==== INFORMATION ====

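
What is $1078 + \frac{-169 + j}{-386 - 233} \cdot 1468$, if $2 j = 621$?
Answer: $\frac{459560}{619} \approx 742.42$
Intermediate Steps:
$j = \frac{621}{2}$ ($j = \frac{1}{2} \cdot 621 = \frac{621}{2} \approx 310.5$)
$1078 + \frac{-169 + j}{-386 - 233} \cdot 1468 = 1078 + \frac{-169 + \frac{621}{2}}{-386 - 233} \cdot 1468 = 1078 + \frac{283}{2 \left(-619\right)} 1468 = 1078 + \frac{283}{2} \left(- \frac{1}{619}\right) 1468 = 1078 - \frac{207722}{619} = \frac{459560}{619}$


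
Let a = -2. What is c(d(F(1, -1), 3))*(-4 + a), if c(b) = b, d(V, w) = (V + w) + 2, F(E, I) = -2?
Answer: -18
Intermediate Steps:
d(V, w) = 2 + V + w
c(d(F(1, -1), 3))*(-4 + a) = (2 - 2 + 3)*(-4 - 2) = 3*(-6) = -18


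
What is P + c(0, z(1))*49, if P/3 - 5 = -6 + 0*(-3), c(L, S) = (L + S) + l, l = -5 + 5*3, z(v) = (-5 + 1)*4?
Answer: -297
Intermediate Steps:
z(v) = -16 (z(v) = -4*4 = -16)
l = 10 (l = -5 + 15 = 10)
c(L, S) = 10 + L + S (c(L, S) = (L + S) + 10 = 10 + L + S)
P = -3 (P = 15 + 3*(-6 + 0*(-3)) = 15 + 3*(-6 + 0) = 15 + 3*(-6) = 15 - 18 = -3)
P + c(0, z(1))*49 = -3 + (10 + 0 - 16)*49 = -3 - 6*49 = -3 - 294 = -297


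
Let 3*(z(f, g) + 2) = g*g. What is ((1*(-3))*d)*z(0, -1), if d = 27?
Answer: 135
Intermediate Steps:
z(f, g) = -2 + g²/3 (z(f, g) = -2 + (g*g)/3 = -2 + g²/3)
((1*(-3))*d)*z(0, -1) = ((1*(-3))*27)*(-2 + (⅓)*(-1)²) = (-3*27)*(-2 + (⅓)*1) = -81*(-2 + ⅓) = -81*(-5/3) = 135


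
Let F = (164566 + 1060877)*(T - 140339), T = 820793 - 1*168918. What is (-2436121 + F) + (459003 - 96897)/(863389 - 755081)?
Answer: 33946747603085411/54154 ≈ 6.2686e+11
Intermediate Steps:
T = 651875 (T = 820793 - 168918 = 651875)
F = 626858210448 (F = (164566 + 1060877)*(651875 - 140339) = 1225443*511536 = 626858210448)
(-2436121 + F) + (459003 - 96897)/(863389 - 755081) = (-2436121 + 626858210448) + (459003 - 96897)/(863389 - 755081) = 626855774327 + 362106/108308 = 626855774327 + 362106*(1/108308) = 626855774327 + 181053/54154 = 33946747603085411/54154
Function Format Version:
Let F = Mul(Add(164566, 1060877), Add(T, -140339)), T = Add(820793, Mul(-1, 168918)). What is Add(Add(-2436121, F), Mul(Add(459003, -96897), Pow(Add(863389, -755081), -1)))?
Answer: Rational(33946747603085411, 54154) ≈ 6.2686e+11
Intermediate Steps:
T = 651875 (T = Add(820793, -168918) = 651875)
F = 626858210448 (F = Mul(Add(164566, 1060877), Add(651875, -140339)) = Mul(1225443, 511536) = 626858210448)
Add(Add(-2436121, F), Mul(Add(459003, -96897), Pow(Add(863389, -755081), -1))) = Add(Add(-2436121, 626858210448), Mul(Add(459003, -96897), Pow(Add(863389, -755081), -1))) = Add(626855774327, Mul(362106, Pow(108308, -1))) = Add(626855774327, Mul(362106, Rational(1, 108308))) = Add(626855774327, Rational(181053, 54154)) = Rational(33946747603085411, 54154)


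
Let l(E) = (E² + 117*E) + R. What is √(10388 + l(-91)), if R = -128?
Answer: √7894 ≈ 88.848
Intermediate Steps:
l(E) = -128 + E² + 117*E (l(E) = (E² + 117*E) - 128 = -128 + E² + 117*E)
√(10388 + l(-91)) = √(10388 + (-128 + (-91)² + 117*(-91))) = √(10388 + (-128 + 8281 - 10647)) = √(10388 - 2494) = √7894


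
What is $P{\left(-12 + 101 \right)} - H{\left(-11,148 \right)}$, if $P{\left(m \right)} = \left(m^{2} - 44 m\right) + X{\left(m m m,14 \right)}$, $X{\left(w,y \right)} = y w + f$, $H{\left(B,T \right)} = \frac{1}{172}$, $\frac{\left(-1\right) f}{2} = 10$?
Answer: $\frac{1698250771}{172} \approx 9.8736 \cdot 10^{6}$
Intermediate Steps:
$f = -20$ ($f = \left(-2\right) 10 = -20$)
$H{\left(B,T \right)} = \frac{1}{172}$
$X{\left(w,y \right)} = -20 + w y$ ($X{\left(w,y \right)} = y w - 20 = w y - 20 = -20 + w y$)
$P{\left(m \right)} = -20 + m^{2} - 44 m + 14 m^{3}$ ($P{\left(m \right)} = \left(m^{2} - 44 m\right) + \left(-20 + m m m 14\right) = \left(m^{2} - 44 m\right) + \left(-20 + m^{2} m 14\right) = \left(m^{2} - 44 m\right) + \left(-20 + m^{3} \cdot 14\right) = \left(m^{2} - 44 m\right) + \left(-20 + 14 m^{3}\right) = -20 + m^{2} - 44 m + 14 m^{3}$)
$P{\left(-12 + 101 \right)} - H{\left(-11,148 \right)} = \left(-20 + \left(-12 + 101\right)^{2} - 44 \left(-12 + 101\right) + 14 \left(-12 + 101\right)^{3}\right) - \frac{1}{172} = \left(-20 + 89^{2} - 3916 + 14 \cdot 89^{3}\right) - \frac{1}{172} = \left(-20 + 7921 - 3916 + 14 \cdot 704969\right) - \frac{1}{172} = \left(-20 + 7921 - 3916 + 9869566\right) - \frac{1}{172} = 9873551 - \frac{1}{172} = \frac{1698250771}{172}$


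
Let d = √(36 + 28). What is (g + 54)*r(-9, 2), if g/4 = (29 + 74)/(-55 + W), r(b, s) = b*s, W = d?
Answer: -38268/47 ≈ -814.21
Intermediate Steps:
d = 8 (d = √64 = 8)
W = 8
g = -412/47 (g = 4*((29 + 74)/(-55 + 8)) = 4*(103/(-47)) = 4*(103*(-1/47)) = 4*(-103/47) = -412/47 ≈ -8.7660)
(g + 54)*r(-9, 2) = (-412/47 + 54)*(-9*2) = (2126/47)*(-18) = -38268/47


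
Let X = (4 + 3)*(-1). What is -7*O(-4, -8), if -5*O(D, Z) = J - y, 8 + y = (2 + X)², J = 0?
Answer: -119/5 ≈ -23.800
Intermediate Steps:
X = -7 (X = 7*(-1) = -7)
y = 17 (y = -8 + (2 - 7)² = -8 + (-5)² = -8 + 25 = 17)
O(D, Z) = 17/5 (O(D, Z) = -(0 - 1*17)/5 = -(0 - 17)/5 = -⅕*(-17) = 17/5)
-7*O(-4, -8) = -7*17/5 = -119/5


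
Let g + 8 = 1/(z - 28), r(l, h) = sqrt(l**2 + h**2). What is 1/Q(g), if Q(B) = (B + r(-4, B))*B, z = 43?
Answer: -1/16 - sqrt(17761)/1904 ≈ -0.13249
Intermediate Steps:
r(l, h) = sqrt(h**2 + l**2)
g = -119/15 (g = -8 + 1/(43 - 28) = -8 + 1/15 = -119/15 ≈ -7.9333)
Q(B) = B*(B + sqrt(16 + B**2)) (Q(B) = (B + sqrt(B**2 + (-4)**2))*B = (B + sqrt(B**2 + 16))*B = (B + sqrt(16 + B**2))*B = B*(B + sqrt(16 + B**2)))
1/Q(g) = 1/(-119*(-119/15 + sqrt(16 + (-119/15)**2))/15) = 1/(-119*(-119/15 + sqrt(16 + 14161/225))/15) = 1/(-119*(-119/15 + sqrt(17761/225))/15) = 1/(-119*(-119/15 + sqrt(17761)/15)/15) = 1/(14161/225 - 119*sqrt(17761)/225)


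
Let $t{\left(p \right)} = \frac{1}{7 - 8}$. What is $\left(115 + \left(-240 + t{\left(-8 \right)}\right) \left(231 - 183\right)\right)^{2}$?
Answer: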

====
==== INFORMATION ====

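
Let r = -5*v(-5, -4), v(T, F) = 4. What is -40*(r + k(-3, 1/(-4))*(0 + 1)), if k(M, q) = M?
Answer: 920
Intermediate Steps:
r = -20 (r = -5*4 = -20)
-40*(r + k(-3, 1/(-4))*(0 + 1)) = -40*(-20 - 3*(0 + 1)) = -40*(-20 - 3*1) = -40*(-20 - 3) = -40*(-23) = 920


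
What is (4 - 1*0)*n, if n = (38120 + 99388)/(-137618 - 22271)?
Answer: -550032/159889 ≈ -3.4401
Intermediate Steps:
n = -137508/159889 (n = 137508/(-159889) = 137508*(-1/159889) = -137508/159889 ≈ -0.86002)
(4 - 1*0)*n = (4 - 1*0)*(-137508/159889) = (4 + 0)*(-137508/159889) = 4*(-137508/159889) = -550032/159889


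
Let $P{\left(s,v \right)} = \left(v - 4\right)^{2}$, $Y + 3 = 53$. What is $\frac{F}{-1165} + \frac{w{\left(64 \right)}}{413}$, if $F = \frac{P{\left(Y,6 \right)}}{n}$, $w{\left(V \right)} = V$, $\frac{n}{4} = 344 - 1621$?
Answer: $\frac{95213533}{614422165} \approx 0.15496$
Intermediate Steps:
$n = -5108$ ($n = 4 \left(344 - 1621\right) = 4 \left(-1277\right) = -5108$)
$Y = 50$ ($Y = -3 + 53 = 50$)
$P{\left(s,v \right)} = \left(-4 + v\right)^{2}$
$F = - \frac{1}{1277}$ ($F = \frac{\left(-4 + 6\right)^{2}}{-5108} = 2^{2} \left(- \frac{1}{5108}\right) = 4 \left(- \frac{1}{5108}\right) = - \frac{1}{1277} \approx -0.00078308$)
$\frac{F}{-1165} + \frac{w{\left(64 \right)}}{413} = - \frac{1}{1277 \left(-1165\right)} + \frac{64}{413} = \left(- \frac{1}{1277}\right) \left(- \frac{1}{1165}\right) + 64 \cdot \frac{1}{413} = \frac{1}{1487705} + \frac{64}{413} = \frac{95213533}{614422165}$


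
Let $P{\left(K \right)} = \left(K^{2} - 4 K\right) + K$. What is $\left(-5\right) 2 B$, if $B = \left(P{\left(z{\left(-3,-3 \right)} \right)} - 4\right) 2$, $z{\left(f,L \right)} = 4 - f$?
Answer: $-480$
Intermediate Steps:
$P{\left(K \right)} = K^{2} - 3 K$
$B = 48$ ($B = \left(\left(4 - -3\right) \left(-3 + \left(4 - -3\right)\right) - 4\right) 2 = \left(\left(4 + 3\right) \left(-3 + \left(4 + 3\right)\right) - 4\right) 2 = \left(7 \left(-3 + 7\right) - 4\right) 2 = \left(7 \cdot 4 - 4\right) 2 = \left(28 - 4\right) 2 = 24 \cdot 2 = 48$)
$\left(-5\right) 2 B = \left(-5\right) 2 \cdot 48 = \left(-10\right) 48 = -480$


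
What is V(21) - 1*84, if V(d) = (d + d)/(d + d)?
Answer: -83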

====
==== INFORMATION ====

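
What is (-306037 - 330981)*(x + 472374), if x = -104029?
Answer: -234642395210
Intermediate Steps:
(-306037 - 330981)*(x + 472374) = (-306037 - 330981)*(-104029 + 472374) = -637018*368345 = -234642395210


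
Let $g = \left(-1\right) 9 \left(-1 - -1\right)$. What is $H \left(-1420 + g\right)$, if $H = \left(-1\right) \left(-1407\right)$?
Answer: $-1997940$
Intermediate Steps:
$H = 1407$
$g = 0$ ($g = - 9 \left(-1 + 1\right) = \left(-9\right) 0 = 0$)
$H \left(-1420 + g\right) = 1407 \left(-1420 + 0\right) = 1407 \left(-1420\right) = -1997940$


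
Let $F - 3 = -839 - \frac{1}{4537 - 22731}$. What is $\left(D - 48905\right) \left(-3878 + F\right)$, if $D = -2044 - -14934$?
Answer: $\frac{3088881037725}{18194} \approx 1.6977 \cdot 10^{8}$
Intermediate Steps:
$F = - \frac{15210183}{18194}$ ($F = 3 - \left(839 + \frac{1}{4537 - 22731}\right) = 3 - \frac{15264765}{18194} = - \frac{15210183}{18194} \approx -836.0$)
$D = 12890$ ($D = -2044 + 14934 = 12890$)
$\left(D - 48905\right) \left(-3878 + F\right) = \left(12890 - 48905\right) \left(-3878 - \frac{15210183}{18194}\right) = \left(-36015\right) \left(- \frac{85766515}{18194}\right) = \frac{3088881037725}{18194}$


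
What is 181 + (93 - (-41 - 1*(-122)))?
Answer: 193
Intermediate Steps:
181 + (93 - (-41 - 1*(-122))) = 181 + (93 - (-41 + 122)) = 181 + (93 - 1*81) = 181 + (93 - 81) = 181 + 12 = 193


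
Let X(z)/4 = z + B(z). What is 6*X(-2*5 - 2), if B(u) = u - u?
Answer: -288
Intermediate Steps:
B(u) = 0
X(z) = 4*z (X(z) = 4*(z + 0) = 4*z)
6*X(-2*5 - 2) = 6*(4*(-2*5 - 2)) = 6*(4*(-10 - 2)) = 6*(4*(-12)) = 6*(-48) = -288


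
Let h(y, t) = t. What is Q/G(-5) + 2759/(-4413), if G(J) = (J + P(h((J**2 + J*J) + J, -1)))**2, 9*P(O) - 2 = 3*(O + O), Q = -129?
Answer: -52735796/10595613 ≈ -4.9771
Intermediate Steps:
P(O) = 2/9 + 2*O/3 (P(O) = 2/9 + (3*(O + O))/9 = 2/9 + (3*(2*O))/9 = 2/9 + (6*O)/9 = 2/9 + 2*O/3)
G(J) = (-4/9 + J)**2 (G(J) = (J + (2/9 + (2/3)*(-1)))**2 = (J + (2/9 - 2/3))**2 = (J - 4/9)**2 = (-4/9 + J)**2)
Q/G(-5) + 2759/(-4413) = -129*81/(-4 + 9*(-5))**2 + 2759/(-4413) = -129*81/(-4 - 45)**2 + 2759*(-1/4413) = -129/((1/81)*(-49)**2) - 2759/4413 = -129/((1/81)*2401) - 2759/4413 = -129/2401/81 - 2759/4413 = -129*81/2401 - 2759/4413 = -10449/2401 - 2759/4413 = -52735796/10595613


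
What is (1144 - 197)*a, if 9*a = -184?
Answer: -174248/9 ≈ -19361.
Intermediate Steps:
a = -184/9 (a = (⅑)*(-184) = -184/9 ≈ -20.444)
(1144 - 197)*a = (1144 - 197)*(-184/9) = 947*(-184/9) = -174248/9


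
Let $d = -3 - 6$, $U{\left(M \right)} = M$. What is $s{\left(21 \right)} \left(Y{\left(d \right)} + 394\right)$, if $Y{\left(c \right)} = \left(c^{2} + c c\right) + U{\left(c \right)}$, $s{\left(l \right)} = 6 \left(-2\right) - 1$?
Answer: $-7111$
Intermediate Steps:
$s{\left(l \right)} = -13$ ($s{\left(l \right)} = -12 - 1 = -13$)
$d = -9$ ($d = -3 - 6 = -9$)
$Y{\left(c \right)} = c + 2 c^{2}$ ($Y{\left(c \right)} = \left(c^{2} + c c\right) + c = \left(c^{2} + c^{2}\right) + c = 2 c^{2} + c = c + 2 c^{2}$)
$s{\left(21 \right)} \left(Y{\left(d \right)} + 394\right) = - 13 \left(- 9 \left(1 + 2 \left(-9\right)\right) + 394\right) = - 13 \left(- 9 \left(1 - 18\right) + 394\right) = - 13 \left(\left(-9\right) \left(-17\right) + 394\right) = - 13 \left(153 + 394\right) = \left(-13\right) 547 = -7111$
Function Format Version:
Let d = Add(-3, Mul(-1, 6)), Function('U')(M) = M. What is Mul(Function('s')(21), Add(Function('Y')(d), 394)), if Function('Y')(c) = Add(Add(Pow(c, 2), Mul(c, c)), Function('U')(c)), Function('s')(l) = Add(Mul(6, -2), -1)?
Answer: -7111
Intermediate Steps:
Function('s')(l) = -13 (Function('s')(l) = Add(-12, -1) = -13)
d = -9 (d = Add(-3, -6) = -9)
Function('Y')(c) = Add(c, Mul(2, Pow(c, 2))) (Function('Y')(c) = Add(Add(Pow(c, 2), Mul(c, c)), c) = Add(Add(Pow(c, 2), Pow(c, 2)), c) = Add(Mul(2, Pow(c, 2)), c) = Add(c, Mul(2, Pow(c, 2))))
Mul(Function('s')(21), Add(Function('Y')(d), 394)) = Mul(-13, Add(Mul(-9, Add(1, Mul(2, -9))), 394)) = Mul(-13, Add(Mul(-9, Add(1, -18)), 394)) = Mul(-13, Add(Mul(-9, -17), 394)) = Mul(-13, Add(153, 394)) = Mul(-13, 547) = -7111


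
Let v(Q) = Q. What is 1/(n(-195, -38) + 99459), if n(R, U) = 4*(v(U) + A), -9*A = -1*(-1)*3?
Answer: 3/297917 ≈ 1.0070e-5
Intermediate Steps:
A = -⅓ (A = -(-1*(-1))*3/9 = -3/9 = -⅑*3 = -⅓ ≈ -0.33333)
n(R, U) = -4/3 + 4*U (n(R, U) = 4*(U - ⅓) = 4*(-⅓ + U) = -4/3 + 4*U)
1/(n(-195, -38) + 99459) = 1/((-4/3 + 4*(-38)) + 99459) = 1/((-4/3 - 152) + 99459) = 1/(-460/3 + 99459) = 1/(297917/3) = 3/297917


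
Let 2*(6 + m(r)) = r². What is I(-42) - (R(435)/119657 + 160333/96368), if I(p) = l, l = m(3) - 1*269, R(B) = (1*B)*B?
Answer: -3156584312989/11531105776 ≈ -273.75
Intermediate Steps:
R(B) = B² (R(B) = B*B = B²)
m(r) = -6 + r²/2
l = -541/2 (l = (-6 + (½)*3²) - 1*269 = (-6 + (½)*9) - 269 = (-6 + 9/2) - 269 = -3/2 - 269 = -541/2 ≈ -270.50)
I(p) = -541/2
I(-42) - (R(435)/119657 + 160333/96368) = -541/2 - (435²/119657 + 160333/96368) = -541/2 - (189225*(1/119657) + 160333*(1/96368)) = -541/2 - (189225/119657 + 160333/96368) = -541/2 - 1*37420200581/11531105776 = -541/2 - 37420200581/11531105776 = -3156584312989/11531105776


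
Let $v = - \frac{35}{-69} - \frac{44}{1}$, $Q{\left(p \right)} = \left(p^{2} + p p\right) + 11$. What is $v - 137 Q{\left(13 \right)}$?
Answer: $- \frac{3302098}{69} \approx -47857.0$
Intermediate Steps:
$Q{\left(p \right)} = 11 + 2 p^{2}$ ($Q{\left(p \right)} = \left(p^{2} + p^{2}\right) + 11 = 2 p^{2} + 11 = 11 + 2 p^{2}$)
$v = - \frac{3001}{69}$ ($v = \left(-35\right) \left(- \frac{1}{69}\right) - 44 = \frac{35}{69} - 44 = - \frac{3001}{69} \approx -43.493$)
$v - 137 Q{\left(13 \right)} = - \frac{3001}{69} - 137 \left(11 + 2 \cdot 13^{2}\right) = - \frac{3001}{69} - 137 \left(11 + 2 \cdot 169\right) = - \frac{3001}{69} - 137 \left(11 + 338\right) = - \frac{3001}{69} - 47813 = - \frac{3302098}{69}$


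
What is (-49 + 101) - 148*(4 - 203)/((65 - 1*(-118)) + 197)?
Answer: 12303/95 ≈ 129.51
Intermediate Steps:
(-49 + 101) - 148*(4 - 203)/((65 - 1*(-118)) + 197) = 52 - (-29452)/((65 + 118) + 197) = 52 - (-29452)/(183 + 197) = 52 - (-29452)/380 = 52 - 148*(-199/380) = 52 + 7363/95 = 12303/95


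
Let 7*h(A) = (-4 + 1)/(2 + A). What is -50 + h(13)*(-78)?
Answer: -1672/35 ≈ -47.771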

====

TASK BRIEF - Reproduce exactly the section above that begins at the line containing "Answer: -234642395210" and ends at the line containing "Let $g = \left(-1\right)", leaving out all other lines.

PROBLEM SOLUTION -
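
Answer: -234642395210
Intermediate Steps:
(-306037 - 330981)*(x + 472374) = (-306037 - 330981)*(-104029 + 472374) = -637018*368345 = -234642395210


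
Let $g = \left(-1\right) 9 \left(-1 - -1\right)$. What is $H \left(-1420 + g\right)$, if $H = \left(-1\right) \left(-1407\right)$?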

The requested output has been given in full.